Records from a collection
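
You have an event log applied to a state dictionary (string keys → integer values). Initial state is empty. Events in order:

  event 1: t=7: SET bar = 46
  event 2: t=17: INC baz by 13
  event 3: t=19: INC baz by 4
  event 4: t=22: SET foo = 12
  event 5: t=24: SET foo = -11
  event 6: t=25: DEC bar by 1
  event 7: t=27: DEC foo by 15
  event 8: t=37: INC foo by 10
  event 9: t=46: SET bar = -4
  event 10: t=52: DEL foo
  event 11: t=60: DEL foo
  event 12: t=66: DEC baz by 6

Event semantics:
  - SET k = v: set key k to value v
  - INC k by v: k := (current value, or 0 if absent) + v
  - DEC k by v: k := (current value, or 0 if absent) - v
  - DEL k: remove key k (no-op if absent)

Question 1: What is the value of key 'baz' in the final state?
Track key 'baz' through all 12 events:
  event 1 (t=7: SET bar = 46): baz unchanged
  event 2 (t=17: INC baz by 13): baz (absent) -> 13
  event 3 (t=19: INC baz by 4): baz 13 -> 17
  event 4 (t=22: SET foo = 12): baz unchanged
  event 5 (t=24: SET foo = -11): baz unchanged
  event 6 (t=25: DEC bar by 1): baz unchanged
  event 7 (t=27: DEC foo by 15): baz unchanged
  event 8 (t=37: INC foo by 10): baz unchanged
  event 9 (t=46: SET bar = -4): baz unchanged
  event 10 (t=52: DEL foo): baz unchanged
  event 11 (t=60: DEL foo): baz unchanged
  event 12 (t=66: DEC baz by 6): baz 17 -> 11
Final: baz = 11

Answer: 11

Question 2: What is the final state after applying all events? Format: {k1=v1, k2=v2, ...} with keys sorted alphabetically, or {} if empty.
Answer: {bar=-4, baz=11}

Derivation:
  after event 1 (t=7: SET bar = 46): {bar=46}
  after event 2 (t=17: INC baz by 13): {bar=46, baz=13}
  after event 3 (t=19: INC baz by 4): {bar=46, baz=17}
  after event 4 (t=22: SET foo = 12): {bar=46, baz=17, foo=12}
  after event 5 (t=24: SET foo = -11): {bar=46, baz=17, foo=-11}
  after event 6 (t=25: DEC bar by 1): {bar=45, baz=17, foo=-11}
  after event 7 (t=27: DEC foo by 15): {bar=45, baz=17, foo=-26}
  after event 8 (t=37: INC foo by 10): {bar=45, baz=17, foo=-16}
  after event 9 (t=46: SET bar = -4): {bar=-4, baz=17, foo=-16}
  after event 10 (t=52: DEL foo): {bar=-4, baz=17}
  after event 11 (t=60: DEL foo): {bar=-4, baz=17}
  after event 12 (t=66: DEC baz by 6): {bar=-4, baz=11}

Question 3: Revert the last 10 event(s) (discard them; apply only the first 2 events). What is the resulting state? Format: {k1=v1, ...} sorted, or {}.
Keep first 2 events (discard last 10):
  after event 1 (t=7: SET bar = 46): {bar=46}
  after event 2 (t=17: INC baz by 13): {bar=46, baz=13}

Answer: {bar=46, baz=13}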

--

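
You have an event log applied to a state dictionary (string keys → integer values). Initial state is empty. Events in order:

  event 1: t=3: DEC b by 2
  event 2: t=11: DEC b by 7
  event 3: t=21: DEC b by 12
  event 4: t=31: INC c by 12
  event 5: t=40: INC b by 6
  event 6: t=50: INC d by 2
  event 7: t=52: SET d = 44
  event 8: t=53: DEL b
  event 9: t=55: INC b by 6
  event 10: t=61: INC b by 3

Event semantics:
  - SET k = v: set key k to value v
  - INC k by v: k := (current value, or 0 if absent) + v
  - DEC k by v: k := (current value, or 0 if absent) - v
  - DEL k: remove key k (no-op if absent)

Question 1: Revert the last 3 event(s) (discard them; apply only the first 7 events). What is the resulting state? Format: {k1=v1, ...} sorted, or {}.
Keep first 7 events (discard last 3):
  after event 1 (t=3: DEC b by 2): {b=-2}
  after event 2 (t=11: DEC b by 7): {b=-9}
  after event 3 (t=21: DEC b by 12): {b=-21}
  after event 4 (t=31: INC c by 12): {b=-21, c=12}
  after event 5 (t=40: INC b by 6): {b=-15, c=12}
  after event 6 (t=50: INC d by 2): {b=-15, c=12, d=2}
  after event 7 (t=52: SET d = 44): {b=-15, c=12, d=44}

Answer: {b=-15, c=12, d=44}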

...

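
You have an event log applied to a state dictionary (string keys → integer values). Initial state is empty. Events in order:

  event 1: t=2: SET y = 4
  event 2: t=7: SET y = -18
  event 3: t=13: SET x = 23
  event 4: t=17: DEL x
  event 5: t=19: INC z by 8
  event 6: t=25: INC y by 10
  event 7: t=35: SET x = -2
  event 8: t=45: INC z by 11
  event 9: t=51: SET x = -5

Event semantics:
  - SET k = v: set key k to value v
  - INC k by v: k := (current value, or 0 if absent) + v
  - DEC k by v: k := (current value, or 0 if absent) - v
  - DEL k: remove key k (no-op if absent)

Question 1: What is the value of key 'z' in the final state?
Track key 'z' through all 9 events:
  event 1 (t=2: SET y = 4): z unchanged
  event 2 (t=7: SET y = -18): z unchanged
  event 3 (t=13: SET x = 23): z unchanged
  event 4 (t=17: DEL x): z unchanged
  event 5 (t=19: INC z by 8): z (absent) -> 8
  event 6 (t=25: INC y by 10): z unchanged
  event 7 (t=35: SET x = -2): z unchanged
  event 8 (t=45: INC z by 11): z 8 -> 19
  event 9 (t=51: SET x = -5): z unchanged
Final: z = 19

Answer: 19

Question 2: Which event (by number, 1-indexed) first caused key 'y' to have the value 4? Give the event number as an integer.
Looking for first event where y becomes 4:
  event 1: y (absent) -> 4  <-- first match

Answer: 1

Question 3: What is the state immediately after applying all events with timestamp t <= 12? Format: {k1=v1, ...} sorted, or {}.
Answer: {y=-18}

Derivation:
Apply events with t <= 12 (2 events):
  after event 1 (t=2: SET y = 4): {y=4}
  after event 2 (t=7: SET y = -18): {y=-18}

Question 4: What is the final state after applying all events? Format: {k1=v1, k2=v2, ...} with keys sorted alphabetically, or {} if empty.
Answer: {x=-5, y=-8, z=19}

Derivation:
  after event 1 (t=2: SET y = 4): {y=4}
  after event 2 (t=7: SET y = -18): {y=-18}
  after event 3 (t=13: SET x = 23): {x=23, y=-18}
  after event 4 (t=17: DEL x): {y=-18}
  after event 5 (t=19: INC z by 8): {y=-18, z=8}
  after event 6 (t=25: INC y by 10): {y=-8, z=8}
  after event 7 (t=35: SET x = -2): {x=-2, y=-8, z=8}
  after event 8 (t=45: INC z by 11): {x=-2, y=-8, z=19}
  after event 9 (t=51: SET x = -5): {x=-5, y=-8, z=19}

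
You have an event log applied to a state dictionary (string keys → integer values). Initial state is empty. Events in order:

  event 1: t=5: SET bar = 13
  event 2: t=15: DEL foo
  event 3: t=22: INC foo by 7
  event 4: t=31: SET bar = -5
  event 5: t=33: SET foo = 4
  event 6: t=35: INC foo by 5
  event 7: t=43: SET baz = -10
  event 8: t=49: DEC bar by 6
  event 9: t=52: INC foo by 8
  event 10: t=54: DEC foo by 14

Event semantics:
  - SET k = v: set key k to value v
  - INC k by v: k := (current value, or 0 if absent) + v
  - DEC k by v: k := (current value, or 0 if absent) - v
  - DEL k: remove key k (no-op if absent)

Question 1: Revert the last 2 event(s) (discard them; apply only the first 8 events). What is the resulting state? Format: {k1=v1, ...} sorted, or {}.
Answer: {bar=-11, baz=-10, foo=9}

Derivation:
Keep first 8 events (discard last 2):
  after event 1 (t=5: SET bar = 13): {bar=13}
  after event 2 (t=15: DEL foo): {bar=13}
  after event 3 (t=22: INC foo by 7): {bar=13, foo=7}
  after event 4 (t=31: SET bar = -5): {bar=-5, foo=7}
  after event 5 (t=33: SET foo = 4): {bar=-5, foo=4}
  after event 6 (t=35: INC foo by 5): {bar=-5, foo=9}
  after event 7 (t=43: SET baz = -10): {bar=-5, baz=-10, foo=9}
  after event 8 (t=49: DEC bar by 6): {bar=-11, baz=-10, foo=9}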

*PROBLEM TO SOLVE*.
Give the exact lines, and only those, from the line containing "Question 3: What" through the line containing "event 1: t=5: SET bar = 13" in the entries above.

*TASK OUTPUT*.
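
Question 3: What is the state immediately after applying all events with timestamp t <= 12? Format: {k1=v1, ...} sorted, or {}.
Answer: {y=-18}

Derivation:
Apply events with t <= 12 (2 events):
  after event 1 (t=2: SET y = 4): {y=4}
  after event 2 (t=7: SET y = -18): {y=-18}

Question 4: What is the final state after applying all events? Format: {k1=v1, k2=v2, ...} with keys sorted alphabetically, or {} if empty.
Answer: {x=-5, y=-8, z=19}

Derivation:
  after event 1 (t=2: SET y = 4): {y=4}
  after event 2 (t=7: SET y = -18): {y=-18}
  after event 3 (t=13: SET x = 23): {x=23, y=-18}
  after event 4 (t=17: DEL x): {y=-18}
  after event 5 (t=19: INC z by 8): {y=-18, z=8}
  after event 6 (t=25: INC y by 10): {y=-8, z=8}
  after event 7 (t=35: SET x = -2): {x=-2, y=-8, z=8}
  after event 8 (t=45: INC z by 11): {x=-2, y=-8, z=19}
  after event 9 (t=51: SET x = -5): {x=-5, y=-8, z=19}

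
You have an event log applied to a state dictionary (string keys → integer values). Initial state is empty. Events in order:

  event 1: t=5: SET bar = 13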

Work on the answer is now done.